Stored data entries
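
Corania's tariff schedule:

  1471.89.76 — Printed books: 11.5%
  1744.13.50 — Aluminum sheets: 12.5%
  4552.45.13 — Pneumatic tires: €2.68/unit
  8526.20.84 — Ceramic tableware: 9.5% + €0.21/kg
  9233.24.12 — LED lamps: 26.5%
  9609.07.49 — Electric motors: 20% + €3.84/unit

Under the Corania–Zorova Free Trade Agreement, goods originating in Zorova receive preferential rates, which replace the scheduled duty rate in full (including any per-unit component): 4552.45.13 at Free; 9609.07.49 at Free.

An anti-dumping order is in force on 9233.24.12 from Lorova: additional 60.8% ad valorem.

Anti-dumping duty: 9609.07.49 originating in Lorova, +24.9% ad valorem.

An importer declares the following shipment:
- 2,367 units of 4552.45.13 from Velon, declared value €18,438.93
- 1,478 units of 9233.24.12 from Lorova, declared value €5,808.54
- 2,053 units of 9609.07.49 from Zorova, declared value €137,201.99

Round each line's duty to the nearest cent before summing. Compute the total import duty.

Line 1 (4552.45.13, Velon, 2,367 units, €18,438.93):
Base rate for 4552.45.13 is €2.68/unit.
4552.45.13 has an FTA preferential rate, but origin Velon is not Zorova; base rate stands.
Duty = 2,367 × €2.68 = €6,343.56.
Line 2 (9233.24.12, Lorova, 1,478 units, €5,808.54):
Base rate for 9233.24.12 is 26.5%.
Additional duty on 9233.24.12 from Lorova: +60.8%. Applied ad valorem rate: 26.5% + 60.8% = 87.3%.
Duty = €5,808.54 × 87.3% = €5,070.86.
Line 3 (9609.07.49, Zorova, 2,053 units, €137,201.99):
Base rate for 9609.07.49 is 20% + €3.84/unit.
Origin Zorova qualifies under the Corania–Zorova agreement and 9609.07.49 is covered: preferential rate Free applies instead.
The additional-duty order on 9609.07.49 targets Lorova, not Zorova; it does not apply.
Duty = €137,201.99 × 0% = €0.00.
Total = €6,343.56 + €5,070.86 + €0.00 = €11,414.42.

€11,414.42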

EXERCISE:
The answer must be a word-for-word reproduction of every record above.

EXERCISE ANSWER:
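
Corania's tariff schedule:

  1471.89.76 — Printed books: 11.5%
  1744.13.50 — Aluminum sheets: 12.5%
  4552.45.13 — Pneumatic tires: €2.68/unit
  8526.20.84 — Ceramic tableware: 9.5% + €0.21/kg
  9233.24.12 — LED lamps: 26.5%
  9609.07.49 — Electric motors: 20% + €3.84/unit

Under the Corania–Zorova Free Trade Agreement, goods originating in Zorova receive preferential rates, which replace the scheduled duty rate in full (including any per-unit component): 4552.45.13 at Free; 9609.07.49 at Free.

An anti-dumping order is in force on 9233.24.12 from Lorova: additional 60.8% ad valorem.

Anti-dumping duty: 9609.07.49 originating in Lorova, +24.9% ad valorem.

An importer declares the following shipment:
- 2,367 units of 4552.45.13 from Velon, declared value €18,438.93
- 1,478 units of 9233.24.12 from Lorova, declared value €5,808.54
- 2,053 units of 9609.07.49 from Zorova, declared value €137,201.99

Round each line's duty to the nearest cent before summing. Compute the total import duty.

Line 1 (4552.45.13, Velon, 2,367 units, €18,438.93):
Base rate for 4552.45.13 is €2.68/unit.
4552.45.13 has an FTA preferential rate, but origin Velon is not Zorova; base rate stands.
Duty = 2,367 × €2.68 = €6,343.56.
Line 2 (9233.24.12, Lorova, 1,478 units, €5,808.54):
Base rate for 9233.24.12 is 26.5%.
Additional duty on 9233.24.12 from Lorova: +60.8%. Applied ad valorem rate: 26.5% + 60.8% = 87.3%.
Duty = €5,808.54 × 87.3% = €5,070.86.
Line 3 (9609.07.49, Zorova, 2,053 units, €137,201.99):
Base rate for 9609.07.49 is 20% + €3.84/unit.
Origin Zorova qualifies under the Corania–Zorova agreement and 9609.07.49 is covered: preferential rate Free applies instead.
The additional-duty order on 9609.07.49 targets Lorova, not Zorova; it does not apply.
Duty = €137,201.99 × 0% = €0.00.
Total = €6,343.56 + €5,070.86 + €0.00 = €11,414.42.

€11,414.42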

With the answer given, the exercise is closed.